- Data for analysis -

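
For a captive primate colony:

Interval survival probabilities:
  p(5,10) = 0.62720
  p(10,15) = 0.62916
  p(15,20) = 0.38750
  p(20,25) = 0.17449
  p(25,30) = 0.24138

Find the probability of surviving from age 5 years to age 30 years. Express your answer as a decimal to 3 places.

The overall survival probability is 0.62720 × 0.62916 × 0.38750 × 0.17449 × 0.24138.
= 0.006440.

0.006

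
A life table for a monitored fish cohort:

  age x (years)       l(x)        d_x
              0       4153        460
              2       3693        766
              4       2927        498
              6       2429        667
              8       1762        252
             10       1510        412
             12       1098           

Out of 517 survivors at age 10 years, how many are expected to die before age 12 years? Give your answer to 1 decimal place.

The relevant probability is 1 − 1098/1510 = 0.272848.
Expected number = 517 × 0.272848 = 141.1.

141.1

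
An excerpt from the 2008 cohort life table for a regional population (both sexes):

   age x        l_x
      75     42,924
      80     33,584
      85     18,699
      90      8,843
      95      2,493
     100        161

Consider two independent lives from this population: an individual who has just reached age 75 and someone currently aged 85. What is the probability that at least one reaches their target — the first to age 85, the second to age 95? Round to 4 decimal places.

0.5109

p₁ = l_85/l_75 = 18,699/42,924 = 0.435630; p₂ = l_95/l_85 = 2,493/18,699 = 0.133323.
P(at least one) = 1 − (1−p₁)(1−p₂) = 1 − 0.564370 × 0.866677 = 0.510874.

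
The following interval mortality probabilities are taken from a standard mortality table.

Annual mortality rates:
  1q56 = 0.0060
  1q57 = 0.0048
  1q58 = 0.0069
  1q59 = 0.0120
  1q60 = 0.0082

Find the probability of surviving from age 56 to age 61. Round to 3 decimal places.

5p56 = (1 − 0.0060) × (1 − 0.0048) × (1 − 0.0069) × (1 − 0.0120) × (1 − 0.0082).
= 0.9940 × 0.9952 × 0.9931 × 0.9880 × 0.9918 = 0.962655.

0.963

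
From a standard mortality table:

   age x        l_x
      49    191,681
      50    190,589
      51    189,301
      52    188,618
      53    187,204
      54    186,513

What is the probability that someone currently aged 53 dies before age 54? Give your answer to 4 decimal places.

0.0037

P(die before 54 | alive at 53) = 1 − l_54/l_53 = 1 − 186,513/187,204 = (691)/187,204 = 0.003691.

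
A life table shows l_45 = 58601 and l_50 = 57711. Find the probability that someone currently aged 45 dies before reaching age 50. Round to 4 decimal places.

P(die before 50 | alive at 45) = 1 − l_50/l_45 = 1 − 57711/58601 = (890)/58601 = 0.015187.

0.0152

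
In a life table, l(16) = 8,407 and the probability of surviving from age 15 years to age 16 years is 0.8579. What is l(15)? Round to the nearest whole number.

9800

l(15) = l(16) / p = 8,407 / 0.8579 = 9800.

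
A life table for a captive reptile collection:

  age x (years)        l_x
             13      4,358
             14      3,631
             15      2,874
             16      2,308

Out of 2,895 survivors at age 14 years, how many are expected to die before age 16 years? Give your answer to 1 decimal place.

The relevant probability is 1 − 2,308/3,631 = 0.364362.
Expected number = 2,895 × 0.364362 = 1054.8.

1054.8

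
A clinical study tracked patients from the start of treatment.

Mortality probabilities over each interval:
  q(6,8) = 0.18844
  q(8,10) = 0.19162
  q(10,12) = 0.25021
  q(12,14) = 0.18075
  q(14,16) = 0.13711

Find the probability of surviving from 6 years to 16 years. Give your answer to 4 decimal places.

The overall survival probability is (1 − 0.18844) × (1 − 0.19162) × (1 − 0.25021) × (1 − 0.18075) × (1 − 0.13711).
= 0.81156 × 0.80838 × 0.74979 × 0.81925 × 0.86289 = 0.347734.

0.3477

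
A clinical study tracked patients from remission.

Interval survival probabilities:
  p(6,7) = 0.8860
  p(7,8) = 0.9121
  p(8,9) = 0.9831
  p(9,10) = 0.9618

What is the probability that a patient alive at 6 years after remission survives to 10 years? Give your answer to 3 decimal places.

0.764

P(survive 6→10) = 0.8860 × 0.9121 × 0.9831 × 0.9618.
= 0.764115.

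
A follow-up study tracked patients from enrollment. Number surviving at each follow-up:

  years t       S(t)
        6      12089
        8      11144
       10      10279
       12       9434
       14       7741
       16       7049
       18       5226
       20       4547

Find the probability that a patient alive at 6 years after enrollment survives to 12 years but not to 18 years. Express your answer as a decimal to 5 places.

0.34809

This is the probability of reaching 12 but not 18, conditional on being alive at 6: (S(12) − S(18)) / S(6).
= (9434 − 5226) / 12089 = 4208 / 12089 = 0.348085.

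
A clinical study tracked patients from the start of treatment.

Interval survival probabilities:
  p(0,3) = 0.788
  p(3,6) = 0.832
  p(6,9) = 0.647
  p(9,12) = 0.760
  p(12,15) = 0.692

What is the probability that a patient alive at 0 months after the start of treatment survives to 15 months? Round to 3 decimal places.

Survival from 0 to 15 is the product of surviving each interval: 0.788 × 0.832 × 0.647 × 0.760 × 0.692.
= 0.223087.

0.223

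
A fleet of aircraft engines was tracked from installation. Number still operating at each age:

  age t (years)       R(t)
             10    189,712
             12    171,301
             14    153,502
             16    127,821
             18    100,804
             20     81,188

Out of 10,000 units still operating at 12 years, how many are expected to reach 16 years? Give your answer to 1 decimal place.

7461.8

The relevant probability is 127,821/171,301 = 0.746178.
Expected number = 10,000 × 0.746178 = 7461.8.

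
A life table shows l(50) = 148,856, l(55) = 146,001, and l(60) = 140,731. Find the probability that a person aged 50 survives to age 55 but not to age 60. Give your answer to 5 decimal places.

This is the probability of reaching 55 but not 60, conditional on being alive at 50: (l(55) − l(60)) / l(50).
= (146,001 − 140,731) / 148,856 = 5,270 / 148,856 = 0.035403.

0.03540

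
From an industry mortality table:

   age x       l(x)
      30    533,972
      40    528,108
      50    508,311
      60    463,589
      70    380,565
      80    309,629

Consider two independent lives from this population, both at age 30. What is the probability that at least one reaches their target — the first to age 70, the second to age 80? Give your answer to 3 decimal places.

0.879

p₁ = l(70)/l(30) = 380,565/533,972 = 0.712706; p₂ = l(80)/l(30) = 309,629/533,972 = 0.579860.
P(at least one) = 1 − (1−p₁)(1−p₂) = 1 − 0.287294 × 0.420140 = 0.879296.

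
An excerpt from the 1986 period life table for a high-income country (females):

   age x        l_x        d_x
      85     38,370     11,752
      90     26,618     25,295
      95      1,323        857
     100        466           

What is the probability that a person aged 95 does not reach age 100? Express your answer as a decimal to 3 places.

P(die before 100 | alive at 95) = 1 − l_100/l_95 = 1 − 466/1,323 = (857)/1,323 = 0.647770.

0.648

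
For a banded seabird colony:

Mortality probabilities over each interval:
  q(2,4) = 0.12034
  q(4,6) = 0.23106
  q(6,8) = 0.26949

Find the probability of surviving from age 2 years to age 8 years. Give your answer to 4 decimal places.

0.4941

Survival from 2 to 8 is the product of surviving each interval: (1 − 0.12034) × (1 − 0.23106) × (1 − 0.26949).
= 0.87966 × 0.76894 × 0.73051 = 0.494121.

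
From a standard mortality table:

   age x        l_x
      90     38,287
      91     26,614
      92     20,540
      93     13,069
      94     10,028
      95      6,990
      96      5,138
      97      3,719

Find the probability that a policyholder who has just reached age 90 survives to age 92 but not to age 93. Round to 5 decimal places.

We want 2|1q90 = (l_92 − l_93)/l_90.
This is the probability of reaching 92 but not 93, conditional on being alive at 90: (l_92 − l_93) / l_90.
= (20,540 − 13,069) / 38,287 = 7,471 / 38,287 = 0.195132.

0.19513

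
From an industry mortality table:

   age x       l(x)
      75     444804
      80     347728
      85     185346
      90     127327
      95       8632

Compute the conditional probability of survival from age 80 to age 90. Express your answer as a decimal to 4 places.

0.3662

The conditional survival probability is l(90)/l(80) = 127327/347728 = 0.366168.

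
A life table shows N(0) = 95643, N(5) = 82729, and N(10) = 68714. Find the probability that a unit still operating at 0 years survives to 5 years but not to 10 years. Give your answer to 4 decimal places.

0.1465

This is the probability of reaching 5 but not 10, conditional on being operational at 0: (N(5) − N(10)) / N(0).
= (82729 − 68714) / 95643 = 14015 / 95643 = 0.146535.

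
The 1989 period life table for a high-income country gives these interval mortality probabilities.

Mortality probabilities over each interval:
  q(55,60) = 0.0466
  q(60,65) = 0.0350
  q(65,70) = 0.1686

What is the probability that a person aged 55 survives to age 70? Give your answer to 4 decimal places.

The overall survival probability is (1 − 0.0466) × (1 − 0.0350) × (1 − 0.1686).
= 0.9534 × 0.9650 × 0.8314 = 0.764914.

0.7649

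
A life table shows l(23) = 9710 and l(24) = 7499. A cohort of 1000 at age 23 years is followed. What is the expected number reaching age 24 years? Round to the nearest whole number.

772

The relevant probability is 7499/9710 = 0.772297.
Expected number = 1000 × 0.772297 = 772.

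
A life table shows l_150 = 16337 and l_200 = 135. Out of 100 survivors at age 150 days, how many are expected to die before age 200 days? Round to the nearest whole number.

99

The relevant probability is 1 − 135/16337 = 0.991737.
Expected number = 100 × 0.991737 = 99.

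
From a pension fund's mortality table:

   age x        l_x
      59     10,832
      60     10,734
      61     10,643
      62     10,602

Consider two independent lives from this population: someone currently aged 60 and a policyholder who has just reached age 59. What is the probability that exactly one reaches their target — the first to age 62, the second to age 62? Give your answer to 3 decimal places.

p₁ = l_62/l_60 = 10,602/10,734 = 0.987703; p₂ = l_62/l_59 = 10,602/10,832 = 0.978767.
P(exactly one) = p₁(1−p₂) + (1−p₁)p₂ = 0.020972 + 0.012036 = 0.033008.

0.033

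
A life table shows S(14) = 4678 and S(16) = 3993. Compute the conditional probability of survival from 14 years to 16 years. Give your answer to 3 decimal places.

0.854

The conditional survival probability is S(16)/S(14) = 3993/4678 = 0.853570.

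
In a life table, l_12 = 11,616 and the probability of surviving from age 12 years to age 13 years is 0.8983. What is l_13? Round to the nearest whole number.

l_13 = l_12 × p = 11,616 × 0.8983 = 10435.

10435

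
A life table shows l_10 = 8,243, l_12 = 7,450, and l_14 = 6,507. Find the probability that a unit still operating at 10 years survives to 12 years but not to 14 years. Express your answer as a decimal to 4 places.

0.1144

This is the probability of reaching 12 but not 14, conditional on being operational at 10: (l_12 − l_14) / l_10.
= (7,450 − 6,507) / 8,243 = 943 / 8,243 = 0.114400.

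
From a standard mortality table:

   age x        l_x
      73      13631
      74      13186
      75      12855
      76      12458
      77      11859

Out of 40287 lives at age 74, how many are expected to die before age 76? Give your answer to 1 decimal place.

The relevant probability is 1 − 12458/13186 = 0.055210.
Expected number = 40287 × 0.055210 = 2224.2.

2224.2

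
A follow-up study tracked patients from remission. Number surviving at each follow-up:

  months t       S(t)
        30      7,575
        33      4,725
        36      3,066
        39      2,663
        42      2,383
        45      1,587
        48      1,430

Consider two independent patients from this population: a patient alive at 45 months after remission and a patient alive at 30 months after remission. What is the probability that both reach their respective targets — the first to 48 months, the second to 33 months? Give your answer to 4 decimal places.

p₁ = S(48)/S(45) = 1,430/1,587 = 0.901071; p₂ = S(33)/S(30) = 4,725/7,575 = 0.623762.
P(both) = p₁ × p₂ = 0.901071 × 0.623762 = 0.562054.

0.5621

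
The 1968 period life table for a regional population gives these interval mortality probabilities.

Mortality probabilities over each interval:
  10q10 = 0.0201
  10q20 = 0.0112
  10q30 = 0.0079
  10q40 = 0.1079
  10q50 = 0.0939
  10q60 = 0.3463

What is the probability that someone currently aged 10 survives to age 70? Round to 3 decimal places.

Survival from 10 to 70 is the product of surviving each interval: (1 − 0.0201) × (1 − 0.0112) × (1 − 0.0079) × (1 − 0.1079) × (1 − 0.0939) × (1 − 0.3463).
= 0.9799 × 0.9888 × 0.9921 × 0.8921 × 0.9061 × 0.6537 = 0.507942.

0.508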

- Problem details -
Every line of the material that holds "regional" should be copied out as the answer.

- Exercise response -
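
An excerpt from the 2008 cohort life table for a regional population (both sexes):
The 1968 period life table for a regional population gives these interval mortality probabilities.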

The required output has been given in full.